Listed records –
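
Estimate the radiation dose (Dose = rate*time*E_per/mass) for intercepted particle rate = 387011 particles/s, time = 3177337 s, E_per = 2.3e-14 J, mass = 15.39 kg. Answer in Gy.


Total energy deposited = rate * time * E_per
  = 387011 * 3177337 * 2.3e-14 = 0.02828228 J
Dose = E_total / mass = 0.02828228 / 15.39
Dose = 0.001837705 Gy

0.0018 Gy


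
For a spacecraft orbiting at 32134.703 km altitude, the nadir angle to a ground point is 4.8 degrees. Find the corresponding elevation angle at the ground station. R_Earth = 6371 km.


r = R_E + alt = 38505.7030 km
Law of sines in the satellite / Earth-center / ground-point triangle:
  sin(nadir)/R_E = sin(90 + el)/r  =>  cos(el) = (r/R_E)*sin(nadir)
cos(el) = (38505.7030 / 6371.0000) * sin(4.8 deg) = 0.5057407
el = arccos(0.5057407) = 59.6195 deg
(Earth-central angle = 90 - nadir - el = 25.5805 deg)

59.6195 degrees


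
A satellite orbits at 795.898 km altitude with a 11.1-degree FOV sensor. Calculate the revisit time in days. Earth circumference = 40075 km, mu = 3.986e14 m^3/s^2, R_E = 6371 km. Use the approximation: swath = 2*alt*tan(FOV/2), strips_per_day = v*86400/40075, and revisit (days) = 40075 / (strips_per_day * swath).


swath = 2*795.898*tan(0.09686577) = 154.6746 km
v = sqrt(mu/r) = 7457.6678 m/s = 7.4577 km/s
strips/day = v*86400/40075 = 7.4577*86400/40075 = 16.0784
coverage/day = strips * swath = 16.0784 * 154.6746 = 2486.9229 km
revisit = 40075 / 2486.9229 = 16.1143 days

16.1143 days


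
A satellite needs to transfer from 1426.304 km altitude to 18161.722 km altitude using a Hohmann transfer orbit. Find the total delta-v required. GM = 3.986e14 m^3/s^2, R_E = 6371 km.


r1 = 7797.3040 km = 7.797304e+06 m
r2 = 24532.7220 km = 2.4532722e+07 m
dv1 = sqrt(mu/r1)*(sqrt(2*r2/(r1+r2)) - 1) = 1658.2386 m/s
dv2 = sqrt(mu/r2)*(1 - sqrt(2*r1/(r1+r2))) = 1231.3452 m/s
total dv = |dv1| + |dv2| = 1658.2386 + 1231.3452 = 2889.5838 m/s = 2.8896 km/s

2.8896 km/s


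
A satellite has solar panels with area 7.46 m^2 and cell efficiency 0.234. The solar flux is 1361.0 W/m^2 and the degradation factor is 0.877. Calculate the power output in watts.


P = area * eta * S * degradation
P = 7.46 * 0.234 * 1361.0 * 0.877
P = 2083.5907 W

2083.5907 W


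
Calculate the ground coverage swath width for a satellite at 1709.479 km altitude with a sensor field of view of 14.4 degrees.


FOV = 14.4 deg = 0.2513274 rad
swath = 2 * alt * tan(FOV/2) = 2 * 1709.479 * tan(0.1256637)
swath = 2 * 1709.479 * 0.1263294
swath = 431.9148 km

431.9148 km


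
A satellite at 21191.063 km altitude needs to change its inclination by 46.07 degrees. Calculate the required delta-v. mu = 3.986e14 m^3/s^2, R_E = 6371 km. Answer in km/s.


r = 27562.0630 km = 2.7562063e+07 m
V = sqrt(mu/r) = 3802.8814 m/s
di = 46.07 deg = 0.8040732 rad
dV = 2*V*sin(di/2) = 2*3802.8814*sin(0.4020366)
dV = 2976.0845 m/s = 2.9761 km/s

2.9761 km/s


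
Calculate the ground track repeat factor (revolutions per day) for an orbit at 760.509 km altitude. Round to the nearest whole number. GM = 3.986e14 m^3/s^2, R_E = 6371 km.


r = 7.131509e+06 m
T = 2*pi*sqrt(r^3/mu) = 5993.5395 s = 99.8923 min
revs/day = 1440 / 99.8923 = 14.4155
Rounded: 14 revolutions per day

14 revolutions per day


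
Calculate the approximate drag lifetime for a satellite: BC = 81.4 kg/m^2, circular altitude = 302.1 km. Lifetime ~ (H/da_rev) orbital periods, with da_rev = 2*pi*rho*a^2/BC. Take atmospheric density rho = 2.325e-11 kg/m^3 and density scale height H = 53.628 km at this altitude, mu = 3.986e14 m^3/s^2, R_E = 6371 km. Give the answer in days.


a = R_E + alt = 6673.1000 km = 6.6731e+06 m
da_rev = 2*pi*rho*a^2/BC = 2*pi*2.325e-11*(6.6731e+06)^2/81.4 = 79.915991 m per revolution
N = H/da_rev = 53628.0000 m / 79.915991 m = 671.0547 revolutions
P = 2*pi*sqrt(a^3/mu) = 5425.0366 s
lifetime = N*P = 671.0547 * 5425.0366 = 3.6404962e+06 s = 42.1354 days

42.1354 days


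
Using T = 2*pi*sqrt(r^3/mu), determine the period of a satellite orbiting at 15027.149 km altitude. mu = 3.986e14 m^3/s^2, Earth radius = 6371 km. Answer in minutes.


r = 21398.1490 km = 2.1398149e+07 m
T = 2*pi*sqrt(r^3/mu) = 2*pi*sqrt(9.7978012e+21 / 3.986e14)
T = 31151.2539 s = 519.1876 min

519.1876 minutes


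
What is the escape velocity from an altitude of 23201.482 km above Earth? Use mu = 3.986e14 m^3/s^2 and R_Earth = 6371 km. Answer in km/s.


r = 6371.0 + 23201.482 = 29572.4820 km = 2.9572482e+07 m
v_esc = sqrt(2*mu/r) = sqrt(2*3.986e14 / 2.9572482e+07)
v_esc = 5192.0607 m/s = 5.1921 km/s

5.1921 km/s


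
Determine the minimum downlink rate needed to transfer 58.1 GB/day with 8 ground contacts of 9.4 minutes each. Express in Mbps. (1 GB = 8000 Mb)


total contact time = 8 * 9.4 * 60 = 4512.0000 s
data = 58.1 GB = 464800.0000 Mb
rate = 464800.0000 / 4512.0000 = 103.0142 Mbps

103.0142 Mbps


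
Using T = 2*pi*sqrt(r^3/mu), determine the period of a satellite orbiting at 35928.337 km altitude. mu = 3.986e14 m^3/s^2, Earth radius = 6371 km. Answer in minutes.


r = 42299.3370 km = 4.2299337e+07 m
T = 2*pi*sqrt(r^3/mu) = 2*pi*sqrt(7.5683408e+22 / 3.986e14)
T = 86578.7999 s = 1442.9800 min

1442.9800 minutes


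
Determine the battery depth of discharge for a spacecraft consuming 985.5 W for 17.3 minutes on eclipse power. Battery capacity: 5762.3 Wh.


E_used = P * t / 60 = 985.5 * 17.3 / 60 = 284.1525 Wh
DOD = E_used / E_total * 100 = 284.1525 / 5762.3 * 100
DOD = 4.9312 %

4.9312 %


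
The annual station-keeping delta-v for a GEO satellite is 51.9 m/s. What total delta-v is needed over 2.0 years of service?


dV = rate * years = 51.9 * 2.0
dV = 103.8000 m/s

103.8000 m/s


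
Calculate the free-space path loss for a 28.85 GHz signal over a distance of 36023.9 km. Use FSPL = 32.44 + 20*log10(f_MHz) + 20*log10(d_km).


f = 28.85 GHz = 28850.0000 MHz
d = 36023.9 km
FSPL = 32.44 + 20*log10(28850.0000) + 20*log10(36023.9)
FSPL = 32.44 + 89.2029 + 91.1318
FSPL = 212.7747 dB

212.7747 dB


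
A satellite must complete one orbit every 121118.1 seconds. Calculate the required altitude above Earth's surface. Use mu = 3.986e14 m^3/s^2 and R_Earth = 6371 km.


T = 121118.1 s
r = (mu*T^2/(4*pi^2))^(1/3) = (3.986e14 * 121118.1^2 / (4*pi^2))^(1/3)
r = 5.2909284e+07 m = 52909.2841 km
alt = r - R_E = 52909.2841 - 6371 = 46538.2841 km

46538.2841 km


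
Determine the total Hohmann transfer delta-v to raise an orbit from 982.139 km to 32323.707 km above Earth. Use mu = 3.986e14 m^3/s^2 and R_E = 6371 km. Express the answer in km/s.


r1 = 7353.1390 km = 7.353139e+06 m
r2 = 38694.7070 km = 3.8694707e+07 m
dv1 = sqrt(mu/r1)*(sqrt(2*r2/(r1+r2)) - 1) = 2182.2161 m/s
dv2 = sqrt(mu/r2)*(1 - sqrt(2*r1/(r1+r2))) = 1395.7397 m/s
total dv = |dv1| + |dv2| = 2182.2161 + 1395.7397 = 3577.9559 m/s = 3.5780 km/s

3.5780 km/s


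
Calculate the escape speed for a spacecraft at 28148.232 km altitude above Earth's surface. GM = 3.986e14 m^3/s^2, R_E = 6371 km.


r = 6371.0 + 28148.232 = 34519.2320 km = 3.4519232e+07 m
v_esc = sqrt(2*mu/r) = sqrt(2*3.986e14 / 3.4519232e+07)
v_esc = 4805.6605 m/s = 4.8057 km/s

4.8057 km/s


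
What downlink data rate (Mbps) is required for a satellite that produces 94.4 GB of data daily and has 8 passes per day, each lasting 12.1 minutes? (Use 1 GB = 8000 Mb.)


total contact time = 8 * 12.1 * 60 = 5808.0000 s
data = 94.4 GB = 755200.0000 Mb
rate = 755200.0000 / 5808.0000 = 130.0275 Mbps

130.0275 Mbps


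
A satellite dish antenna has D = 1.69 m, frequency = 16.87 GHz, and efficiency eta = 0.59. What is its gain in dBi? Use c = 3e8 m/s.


lambda = c/f = 3e8 / 1.687e+10 = 0.01778305 m
G = eta*(pi*D/lambda)^2 = 0.59*(pi*1.69/0.01778305)^2
G = 52591.1687 (linear)
G = 10*log10(52591.1687) = 47.2091 dBi

47.2091 dBi


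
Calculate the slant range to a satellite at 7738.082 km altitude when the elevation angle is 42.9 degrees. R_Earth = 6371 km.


h = 7738.082 km, el = 42.9 deg
d = -R_E*sin(el) + sqrt((R_E*sin(el))^2 + 2*R_E*h + h^2)
d = -6371.0000*sin(0.7487462) + sqrt((6371.0000*0.6807209)^2 + 2*6371.0000*7738.082 + 7738.082^2)
d = 8977.9694 km

8977.9694 km


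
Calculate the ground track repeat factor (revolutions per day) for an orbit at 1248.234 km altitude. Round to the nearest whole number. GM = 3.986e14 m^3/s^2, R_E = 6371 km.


r = 7.619234e+06 m
T = 2*pi*sqrt(r^3/mu) = 6618.7837 s = 110.3131 min
revs/day = 1440 / 110.3131 = 13.0538
Rounded: 13 revolutions per day

13 revolutions per day


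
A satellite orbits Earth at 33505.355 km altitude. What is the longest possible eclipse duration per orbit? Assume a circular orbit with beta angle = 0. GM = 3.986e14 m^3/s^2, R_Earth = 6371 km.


r = 39876.3550 km
T = 1320.7881 min
Eclipse fraction = arcsin(R_E/r)/pi = arcsin(6371.0000/39876.3550)/pi
= arcsin(0.1597689)/pi = 0.05107489
Eclipse duration = 0.05107489 * 1320.7881 = 67.4591 min

67.4591 minutes


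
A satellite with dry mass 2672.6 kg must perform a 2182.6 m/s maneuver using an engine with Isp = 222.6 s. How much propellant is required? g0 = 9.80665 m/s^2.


ve = Isp * g0 = 222.6 * 9.80665 = 2182.960290 m/s
mass ratio = exp(dv/ve) = exp(2182.6/2182.960290) = 2.71783322
m_prop = m_dry * (mr - 1) = 2672.6 * (2.71783322 - 1)
m_prop = 4591.0811 kg

4591.0811 kg


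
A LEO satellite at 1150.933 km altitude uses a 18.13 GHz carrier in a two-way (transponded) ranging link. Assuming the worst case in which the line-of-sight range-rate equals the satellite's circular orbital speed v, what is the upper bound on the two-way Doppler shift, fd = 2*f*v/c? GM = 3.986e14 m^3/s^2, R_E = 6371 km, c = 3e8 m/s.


r = 7.521933e+06 m
v = sqrt(mu/r) = 7279.5397 m/s (worst-case radial velocity)
f = 18.13 GHz = 1.813e+10 Hz
fd = 2*f*v/c = 2*1.813e+10*7279.5397/3.0e+08
fd = 879853.6943 Hz

879853.6943 Hz


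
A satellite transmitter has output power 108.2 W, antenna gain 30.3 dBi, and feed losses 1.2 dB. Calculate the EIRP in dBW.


Pt = 108.2 W = 20.3423 dBW
EIRP = Pt_dBW + Gt - losses = 20.3423 + 30.3 - 1.2 = 49.4423 dBW

49.4423 dBW


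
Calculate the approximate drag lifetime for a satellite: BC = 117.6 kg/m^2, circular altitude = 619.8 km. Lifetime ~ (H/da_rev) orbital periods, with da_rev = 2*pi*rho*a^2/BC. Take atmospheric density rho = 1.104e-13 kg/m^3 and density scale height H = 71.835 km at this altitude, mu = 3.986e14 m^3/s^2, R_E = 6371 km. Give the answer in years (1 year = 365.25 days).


a = R_E + alt = 6990.8000 km = 6.9908e+06 m
da_rev = 2*pi*rho*a^2/BC = 2*pi*1.104e-13*(6.9908e+06)^2/117.6 = 0.288267297 m per revolution
N = H/da_rev = 71835.0000 m / 0.288267297 m = 249195.8015 revolutions
P = 2*pi*sqrt(a^3/mu) = 5817.0331 s
lifetime = N*P = 249195.8015 * 5817.0331 = 1.4495802e+09 s = 16777.5490 days
years = 16777.5490 / 365.25 = 45.9344 years

45.9344 years


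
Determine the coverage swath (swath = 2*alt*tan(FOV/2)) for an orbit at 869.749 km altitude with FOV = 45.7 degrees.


FOV = 45.7 deg = 0.7976155 rad
swath = 2 * alt * tan(FOV/2) = 2 * 869.749 * tan(0.3988077)
swath = 2 * 869.749 * 0.4213885
swath = 733.0045 km

733.0045 km


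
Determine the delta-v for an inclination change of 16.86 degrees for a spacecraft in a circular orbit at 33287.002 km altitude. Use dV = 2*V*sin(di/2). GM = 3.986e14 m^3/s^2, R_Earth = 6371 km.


r = 39658.0020 km = 3.9658002e+07 m
V = sqrt(mu/r) = 3170.3210 m/s
di = 16.86 deg = 0.2942625 rad
dV = 2*V*sin(di/2) = 2*3170.3210*sin(0.1471313)
dV = 929.5444 m/s = 0.9295444 km/s

0.9295 km/s


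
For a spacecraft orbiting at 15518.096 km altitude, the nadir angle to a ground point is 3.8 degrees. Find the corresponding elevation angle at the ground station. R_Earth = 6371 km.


r = R_E + alt = 21889.0960 km
Law of sines in the satellite / Earth-center / ground-point triangle:
  sin(nadir)/R_E = sin(90 + el)/r  =>  cos(el) = (r/R_E)*sin(nadir)
cos(el) = (21889.0960 / 6371.0000) * sin(3.8 deg) = 0.2276999
el = arccos(0.2276999) = 76.8383 deg
(Earth-central angle = 90 - nadir - el = 9.3617 deg)

76.8383 degrees


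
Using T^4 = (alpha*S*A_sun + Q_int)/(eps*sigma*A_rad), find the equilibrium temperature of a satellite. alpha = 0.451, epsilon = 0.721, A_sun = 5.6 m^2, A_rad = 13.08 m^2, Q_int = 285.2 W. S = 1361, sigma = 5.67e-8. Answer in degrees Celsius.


Numerator = alpha*S*A_sun + Q_int = 0.451*1361*5.6 + 285.2 = 3722.5416 W
Denominator = eps*sigma*A_rad = 0.721*5.67e-8*13.08 = 5.3471956e-07 W/K^4
T^4 = 6.961671e+09 K^4
T = 288.8540 K = 15.7040 C

15.7040 degrees Celsius


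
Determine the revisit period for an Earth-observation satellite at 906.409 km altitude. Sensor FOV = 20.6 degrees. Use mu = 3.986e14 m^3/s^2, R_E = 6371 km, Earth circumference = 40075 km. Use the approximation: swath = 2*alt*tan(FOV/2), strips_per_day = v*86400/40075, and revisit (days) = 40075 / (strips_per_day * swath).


swath = 2*906.409*tan(0.1797689) = 329.4449 km
v = sqrt(mu/r) = 7400.8271 m/s = 7.4008 km/s
strips/day = v*86400/40075 = 7.4008*86400/40075 = 15.9559
coverage/day = strips * swath = 15.9559 * 329.4449 = 5256.5792 km
revisit = 40075 / 5256.5792 = 7.6238 days

7.6238 days


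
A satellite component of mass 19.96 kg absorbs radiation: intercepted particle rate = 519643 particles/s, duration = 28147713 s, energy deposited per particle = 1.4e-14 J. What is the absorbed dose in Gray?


Total energy deposited = rate * time * E_per
  = 519643 * 28147713 * 1.4e-14 = 0.2047747 J
Dose = E_total / mass = 0.2047747 / 19.96
Dose = 0.01025925 Gy

0.0103 Gy


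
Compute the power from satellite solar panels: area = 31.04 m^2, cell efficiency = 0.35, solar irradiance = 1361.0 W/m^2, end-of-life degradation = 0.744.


P = area * eta * S * degradation
P = 31.04 * 0.35 * 1361.0 * 0.744
P = 11000.7126 W

11000.7126 W


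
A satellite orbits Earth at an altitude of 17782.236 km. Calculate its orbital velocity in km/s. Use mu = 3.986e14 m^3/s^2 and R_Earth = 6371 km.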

Action item – In the listing above, find the line containing "Determine the revisit", then reproduce it and each line after it through the end, exactly and with nothing added.

Output of the exercise –
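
Determine the revisit period for an Earth-observation satellite at 906.409 km altitude. Sensor FOV = 20.6 degrees. Use mu = 3.986e14 m^3/s^2, R_E = 6371 km, Earth circumference = 40075 km. Use the approximation: swath = 2*alt*tan(FOV/2), strips_per_day = v*86400/40075, and revisit (days) = 40075 / (strips_per_day * swath).


swath = 2*906.409*tan(0.1797689) = 329.4449 km
v = sqrt(mu/r) = 7400.8271 m/s = 7.4008 km/s
strips/day = v*86400/40075 = 7.4008*86400/40075 = 15.9559
coverage/day = strips * swath = 15.9559 * 329.4449 = 5256.5792 km
revisit = 40075 / 5256.5792 = 7.6238 days

7.6238 days


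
A satellite component of mass 19.96 kg absorbs radiation: intercepted particle rate = 519643 particles/s, duration = 28147713 s, energy deposited per particle = 1.4e-14 J. What is the absorbed dose in Gray?


Total energy deposited = rate * time * E_per
  = 519643 * 28147713 * 1.4e-14 = 0.2047747 J
Dose = E_total / mass = 0.2047747 / 19.96
Dose = 0.01025925 Gy

0.0103 Gy


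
Compute the power from satellite solar panels: area = 31.04 m^2, cell efficiency = 0.35, solar irradiance = 1361.0 W/m^2, end-of-life degradation = 0.744.


P = area * eta * S * degradation
P = 31.04 * 0.35 * 1361.0 * 0.744
P = 11000.7126 W

11000.7126 W


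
A satellite orbits Earth at an altitude of 17782.236 km. Calculate its orbital velocity in km/s. Use mu = 3.986e14 m^3/s^2 and R_Earth = 6371 km.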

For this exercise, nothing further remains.